**EXERCISE INSTRUCTIONS:**
Comb through the entries for "Answer" and pull out each line that holds it.
__________
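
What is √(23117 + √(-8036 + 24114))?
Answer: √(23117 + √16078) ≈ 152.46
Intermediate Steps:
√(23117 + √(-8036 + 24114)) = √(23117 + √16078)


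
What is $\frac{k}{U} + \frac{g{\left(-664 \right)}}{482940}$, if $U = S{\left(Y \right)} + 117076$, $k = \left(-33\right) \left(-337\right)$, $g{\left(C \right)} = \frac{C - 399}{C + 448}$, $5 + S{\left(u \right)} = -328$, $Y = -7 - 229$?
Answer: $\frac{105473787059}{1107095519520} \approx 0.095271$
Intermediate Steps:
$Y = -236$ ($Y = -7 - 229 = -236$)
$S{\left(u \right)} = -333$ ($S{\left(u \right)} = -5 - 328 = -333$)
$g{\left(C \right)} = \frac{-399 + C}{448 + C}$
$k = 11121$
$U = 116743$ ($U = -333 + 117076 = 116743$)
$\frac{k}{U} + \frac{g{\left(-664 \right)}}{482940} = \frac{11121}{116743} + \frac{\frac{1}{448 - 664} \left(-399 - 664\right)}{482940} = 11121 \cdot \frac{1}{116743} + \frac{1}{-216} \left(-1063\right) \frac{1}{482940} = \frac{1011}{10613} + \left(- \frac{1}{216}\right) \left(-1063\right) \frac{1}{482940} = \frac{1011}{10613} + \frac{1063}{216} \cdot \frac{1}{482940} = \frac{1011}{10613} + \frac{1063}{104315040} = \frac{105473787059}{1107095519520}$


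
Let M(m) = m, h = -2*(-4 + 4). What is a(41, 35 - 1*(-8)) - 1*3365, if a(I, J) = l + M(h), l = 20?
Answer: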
__________
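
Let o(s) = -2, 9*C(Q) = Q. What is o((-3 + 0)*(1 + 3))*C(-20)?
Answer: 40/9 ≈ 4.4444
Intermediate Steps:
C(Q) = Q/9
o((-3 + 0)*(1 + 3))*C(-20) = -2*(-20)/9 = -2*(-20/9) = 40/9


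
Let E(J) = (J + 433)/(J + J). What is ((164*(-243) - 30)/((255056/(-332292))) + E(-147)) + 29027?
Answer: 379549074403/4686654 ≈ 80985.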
__________
**OUTPUT:**
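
Answer: √(23117 + √16078) ≈ 152.46
Answer: $\frac{105473787059}{1107095519520} \approx 0.095271$
Answer:
Answer: 40/9 ≈ 4.4444
Answer: 379549074403/4686654 ≈ 80985.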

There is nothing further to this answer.